┏━━

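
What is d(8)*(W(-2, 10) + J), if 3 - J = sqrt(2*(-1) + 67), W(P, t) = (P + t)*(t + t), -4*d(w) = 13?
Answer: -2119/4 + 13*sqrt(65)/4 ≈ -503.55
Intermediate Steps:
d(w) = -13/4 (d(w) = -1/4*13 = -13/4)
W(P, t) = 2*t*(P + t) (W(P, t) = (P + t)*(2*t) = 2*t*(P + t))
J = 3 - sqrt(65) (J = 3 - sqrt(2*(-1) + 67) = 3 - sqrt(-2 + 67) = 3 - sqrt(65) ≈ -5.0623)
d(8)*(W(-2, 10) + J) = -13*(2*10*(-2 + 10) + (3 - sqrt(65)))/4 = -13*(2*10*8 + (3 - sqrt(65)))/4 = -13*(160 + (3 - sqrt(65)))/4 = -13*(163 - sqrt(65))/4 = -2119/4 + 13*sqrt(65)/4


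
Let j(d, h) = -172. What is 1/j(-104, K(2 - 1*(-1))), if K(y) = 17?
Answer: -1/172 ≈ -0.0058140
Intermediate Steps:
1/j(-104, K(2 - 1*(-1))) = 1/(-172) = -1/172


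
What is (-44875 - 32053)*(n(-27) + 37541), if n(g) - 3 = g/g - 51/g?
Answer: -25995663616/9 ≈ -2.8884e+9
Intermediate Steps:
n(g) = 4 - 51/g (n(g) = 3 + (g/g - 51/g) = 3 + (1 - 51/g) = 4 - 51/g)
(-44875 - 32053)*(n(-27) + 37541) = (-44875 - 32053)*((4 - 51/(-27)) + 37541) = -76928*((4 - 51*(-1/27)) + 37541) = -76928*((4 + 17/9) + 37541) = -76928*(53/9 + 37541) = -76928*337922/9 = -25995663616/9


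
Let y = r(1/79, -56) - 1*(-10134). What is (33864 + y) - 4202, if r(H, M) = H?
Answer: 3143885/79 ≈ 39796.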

┗━━
┏━━

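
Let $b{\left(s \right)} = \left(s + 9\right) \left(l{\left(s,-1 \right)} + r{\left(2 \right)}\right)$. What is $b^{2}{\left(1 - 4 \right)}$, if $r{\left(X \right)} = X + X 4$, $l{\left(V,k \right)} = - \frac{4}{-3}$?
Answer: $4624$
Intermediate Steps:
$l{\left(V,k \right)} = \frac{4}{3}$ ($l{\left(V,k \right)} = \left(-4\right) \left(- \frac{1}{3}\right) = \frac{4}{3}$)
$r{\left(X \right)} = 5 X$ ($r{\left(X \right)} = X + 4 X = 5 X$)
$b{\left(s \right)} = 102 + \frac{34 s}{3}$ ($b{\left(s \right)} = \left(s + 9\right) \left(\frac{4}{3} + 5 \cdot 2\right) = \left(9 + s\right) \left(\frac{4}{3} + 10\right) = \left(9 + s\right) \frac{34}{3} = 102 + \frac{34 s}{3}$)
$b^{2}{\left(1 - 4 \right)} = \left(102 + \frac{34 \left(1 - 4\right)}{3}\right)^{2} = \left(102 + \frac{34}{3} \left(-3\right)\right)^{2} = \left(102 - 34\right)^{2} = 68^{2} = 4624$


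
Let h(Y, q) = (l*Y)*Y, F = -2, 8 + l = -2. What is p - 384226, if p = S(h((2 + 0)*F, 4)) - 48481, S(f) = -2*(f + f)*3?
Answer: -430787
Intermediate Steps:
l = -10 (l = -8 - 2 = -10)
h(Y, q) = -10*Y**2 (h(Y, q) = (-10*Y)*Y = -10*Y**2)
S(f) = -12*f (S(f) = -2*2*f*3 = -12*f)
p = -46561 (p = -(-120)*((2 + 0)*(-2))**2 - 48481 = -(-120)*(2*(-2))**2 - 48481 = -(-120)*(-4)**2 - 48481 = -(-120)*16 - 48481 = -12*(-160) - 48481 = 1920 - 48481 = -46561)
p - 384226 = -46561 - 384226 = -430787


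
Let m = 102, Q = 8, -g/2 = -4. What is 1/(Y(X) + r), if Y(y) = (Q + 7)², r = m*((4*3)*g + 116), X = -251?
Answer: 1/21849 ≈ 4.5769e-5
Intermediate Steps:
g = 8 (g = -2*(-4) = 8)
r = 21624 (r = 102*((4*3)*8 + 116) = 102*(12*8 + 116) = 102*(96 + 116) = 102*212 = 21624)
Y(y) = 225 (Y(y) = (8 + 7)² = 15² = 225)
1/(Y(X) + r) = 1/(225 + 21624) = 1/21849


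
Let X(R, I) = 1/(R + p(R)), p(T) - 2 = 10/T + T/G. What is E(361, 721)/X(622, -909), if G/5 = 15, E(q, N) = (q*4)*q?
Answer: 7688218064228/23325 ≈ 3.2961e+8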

┗━━
┏━━

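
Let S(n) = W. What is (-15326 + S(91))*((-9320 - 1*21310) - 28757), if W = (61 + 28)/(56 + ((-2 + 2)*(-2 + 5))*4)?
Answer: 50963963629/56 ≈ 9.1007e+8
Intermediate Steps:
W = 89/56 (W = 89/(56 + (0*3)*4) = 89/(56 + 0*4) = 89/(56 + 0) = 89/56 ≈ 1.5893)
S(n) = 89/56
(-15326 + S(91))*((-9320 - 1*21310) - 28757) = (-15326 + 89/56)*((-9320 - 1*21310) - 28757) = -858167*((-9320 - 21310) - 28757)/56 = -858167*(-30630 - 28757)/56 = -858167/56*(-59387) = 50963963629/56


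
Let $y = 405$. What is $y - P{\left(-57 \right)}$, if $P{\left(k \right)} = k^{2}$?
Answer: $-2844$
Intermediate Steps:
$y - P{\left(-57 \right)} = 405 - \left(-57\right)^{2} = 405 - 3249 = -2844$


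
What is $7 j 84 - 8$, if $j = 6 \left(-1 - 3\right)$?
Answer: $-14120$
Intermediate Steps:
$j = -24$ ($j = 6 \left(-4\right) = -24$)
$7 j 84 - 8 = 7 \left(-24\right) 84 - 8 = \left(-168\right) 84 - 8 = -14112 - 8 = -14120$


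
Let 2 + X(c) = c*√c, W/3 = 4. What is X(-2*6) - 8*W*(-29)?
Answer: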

┗━━

- **Task to complete**: Looking at the entries above, count each line that includes the string "Answer" and give only the total.

- **Response to this task**: 12